**The input**
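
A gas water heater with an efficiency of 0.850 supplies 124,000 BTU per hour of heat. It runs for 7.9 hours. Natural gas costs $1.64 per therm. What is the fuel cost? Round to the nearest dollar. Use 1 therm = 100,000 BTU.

$19

Heat delivered = 124,000 BTU/h × 7.9 h = 979,600 BTU
Gas input = 979,600 / 0.850 = 1,152,471 BTU
= 1,152,471 / 100,000 = 11.52 therm
Cost = 11.52 × $1.64/therm = $18.90 ≈ $19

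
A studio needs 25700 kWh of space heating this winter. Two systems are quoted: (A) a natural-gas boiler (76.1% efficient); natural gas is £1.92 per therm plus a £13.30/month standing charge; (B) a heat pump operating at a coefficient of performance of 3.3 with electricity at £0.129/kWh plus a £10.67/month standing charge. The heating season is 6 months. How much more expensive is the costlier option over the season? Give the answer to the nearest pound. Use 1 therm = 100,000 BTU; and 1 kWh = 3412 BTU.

£1224

Heat load = 25700 kWh × 3412 = 87,688,400 BTU
Gas: input = 87,688,400 / 0.761 = 115,227,858 BTU = 1,152 therm → 1,152 × £1.92 = £2,212.37; + 6 × £13.30 standing = £2,292.17
Heat pump: 87,688,400 BTU / 3412 = 25,700 kWh heat; / 3.3 = 7,788 kWh in → × £0.129 = £1,004.64; + 6 × £10.67 standing = £1,068.66
Difference = |£2,292.17 − £1,068.66| = £1,223.52 ≈ £1224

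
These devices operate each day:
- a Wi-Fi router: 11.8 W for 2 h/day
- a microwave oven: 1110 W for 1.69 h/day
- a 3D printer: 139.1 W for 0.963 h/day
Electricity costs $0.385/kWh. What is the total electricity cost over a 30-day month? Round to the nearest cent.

$23.49

Wi-Fi router: 11.8 W × 2 h × 30 d = 708 Wh = 0.708 kWh
microwave oven: 1110 W × 1.69 h × 30 d = 56,277 Wh = 56.28 kWh
3D printer: 139.1 W × 0.963 h × 30 d = 4,019 Wh = 4.019 kWh
Total energy = 0.708 + 56.28 + 4.019 = 61 kWh
Cost = 61 kWh × $0.385 = $23.49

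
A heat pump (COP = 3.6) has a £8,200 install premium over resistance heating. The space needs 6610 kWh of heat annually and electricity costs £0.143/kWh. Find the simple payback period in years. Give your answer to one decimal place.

Resistance: 6610 kWh × £0.143 = £945.23/yr
Heat pump: 6610 / 3.6 = 1836 kWh in → × £0.143 = £262.56/yr
Annual savings = £682.67
Payback = £8,200 / £682.67 = 12 years

12.0 years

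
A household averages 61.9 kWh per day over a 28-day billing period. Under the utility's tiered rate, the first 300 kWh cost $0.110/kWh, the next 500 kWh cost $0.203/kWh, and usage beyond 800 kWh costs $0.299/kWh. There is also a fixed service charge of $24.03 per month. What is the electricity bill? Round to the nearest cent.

Usage = 61.9 kWh/day × 28 days = 1733.2 kWh
First 300 kWh × $0.110 = $33.00
Next 500 kWh × $0.203 = $101.50
Remaining 933.2 kWh × $0.299 = $279.03
Energy charge = $413.53; + service $24.03 = $437.56

$437.56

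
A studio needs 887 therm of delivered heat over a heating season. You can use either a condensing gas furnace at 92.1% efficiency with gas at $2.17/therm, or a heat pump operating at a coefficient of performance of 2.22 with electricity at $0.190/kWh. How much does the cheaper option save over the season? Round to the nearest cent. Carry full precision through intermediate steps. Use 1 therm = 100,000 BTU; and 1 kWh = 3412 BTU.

$135.03

Heat load = 887 therm × 100,000 = 88,700,000 BTU
Gas: input = 88,700,000 / 0.921 = 96,308,360 BTU = 963.1 therm → 963.1 × $2.17 = $2,089.89
Heat pump: 88,700,000 BTU / 3412 = 26,000 kWh heat; / 2.22 = 11,710 kWh in → × $0.190 = $2,224.92
Difference = |$2,089.89 − $2,224.92| = $135.03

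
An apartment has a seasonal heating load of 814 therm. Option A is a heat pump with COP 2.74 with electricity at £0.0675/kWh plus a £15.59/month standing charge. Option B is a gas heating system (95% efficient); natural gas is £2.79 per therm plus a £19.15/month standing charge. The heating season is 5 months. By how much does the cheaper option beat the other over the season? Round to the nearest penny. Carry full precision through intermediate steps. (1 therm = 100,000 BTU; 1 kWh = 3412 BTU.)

£1820.67

Heat load = 814 therm × 100,000 = 81,400,000 BTU
Gas: input = 81,400,000 / 0.95 = 85,684,211 BTU = 856.8 therm → 856.8 × £2.79 = £2,390.59; + 5 × £19.15 standing = £2,486.34
Heat pump: 81,400,000 BTU / 3412 = 23,860 kWh heat; / 2.74 = 8,707 kWh in → × £0.0675 = £587.72; + 5 × £15.59 standing = £665.67
Difference = |£2,486.34 − £665.67| = £1,820.67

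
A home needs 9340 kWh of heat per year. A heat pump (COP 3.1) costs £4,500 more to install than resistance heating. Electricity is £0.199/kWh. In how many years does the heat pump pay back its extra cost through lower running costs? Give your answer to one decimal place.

3.6 years

Resistance: 9340 kWh × £0.199 = £1,858.66/yr
Heat pump: 9340 / 3.1 = 3013 kWh in → × £0.199 = £599.57/yr
Annual savings = £1,259.09
Payback = £4,500 / £1,259.09 = 3.57 years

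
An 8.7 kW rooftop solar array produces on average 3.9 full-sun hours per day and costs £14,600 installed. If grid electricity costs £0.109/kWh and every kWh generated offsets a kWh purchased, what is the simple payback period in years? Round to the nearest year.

11 years

Daily generation = 8.7 kW × 3.9 h = 33.93 kWh
Annual generation = 33.93 × 365 = 12384 kWh
Annual savings = 12384 × £0.109 = £1,349.91
Payback = £14,600 / £1,349.91 = 10.8 years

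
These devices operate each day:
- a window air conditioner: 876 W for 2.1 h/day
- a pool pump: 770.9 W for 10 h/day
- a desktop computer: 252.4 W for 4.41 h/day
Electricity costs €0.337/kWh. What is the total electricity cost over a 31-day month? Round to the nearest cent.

€111.38

window air conditioner: 876 W × 2.1 h × 31 d = 57,028 Wh = 57.03 kWh
pool pump: 770.9 W × 10 h × 31 d = 238,979 Wh = 239 kWh
desktop computer: 252.4 W × 4.41 h × 31 d = 34,506 Wh = 34.51 kWh
Total energy = 57.03 + 239 + 34.51 = 330.5 kWh
Cost = 330.5 kWh × €0.337 = €111.38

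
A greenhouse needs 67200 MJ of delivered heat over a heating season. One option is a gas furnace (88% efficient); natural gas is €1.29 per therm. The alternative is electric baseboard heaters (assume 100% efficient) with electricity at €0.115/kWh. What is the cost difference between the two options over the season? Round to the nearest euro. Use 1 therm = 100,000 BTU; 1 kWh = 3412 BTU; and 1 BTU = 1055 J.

Heat load = 67200 MJ = 67,200,000,000 J / 1055 = 63,696,682 BTU
Gas: input = 63,696,682 / 0.88 = 72,382,594 BTU = 723.8 therm → 723.8 × €1.29 = €933.74
Electric: 63,696,682 BTU / 3412 = 18,670 kWh → × €0.115 = €2,146.87
Difference = |€933.74 − €2,146.87| = €1,213.13 ≈ €1213

€1213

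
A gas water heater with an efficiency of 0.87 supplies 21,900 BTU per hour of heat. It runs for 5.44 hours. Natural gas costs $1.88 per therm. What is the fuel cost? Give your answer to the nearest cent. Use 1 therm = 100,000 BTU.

Heat delivered = 21,900 BTU/h × 5.44 h = 119,136 BTU
Gas input = 119,136 / 0.87 = 136,938 BTU
= 136,938 / 100,000 = 1.369 therm
Cost = 1.369 × $1.88/therm = $2.57

$2.57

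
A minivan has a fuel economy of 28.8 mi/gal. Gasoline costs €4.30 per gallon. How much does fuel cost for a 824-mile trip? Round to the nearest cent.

Fuel = 824 mi / 28.8 mpg = 28.61 gal
Cost = 28.61 gal × €4.30/gal = €123.03

€123.03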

**Work order**
Here the output must be the lines above from the line with "- a window air" to the line with "- a desktop computer: 252.4 W for 4.41 h/day", both included, duplicated word for word and nothing else.

**Task solution**
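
- a window air conditioner: 876 W for 2.1 h/day
- a pool pump: 770.9 W for 10 h/day
- a desktop computer: 252.4 W for 4.41 h/day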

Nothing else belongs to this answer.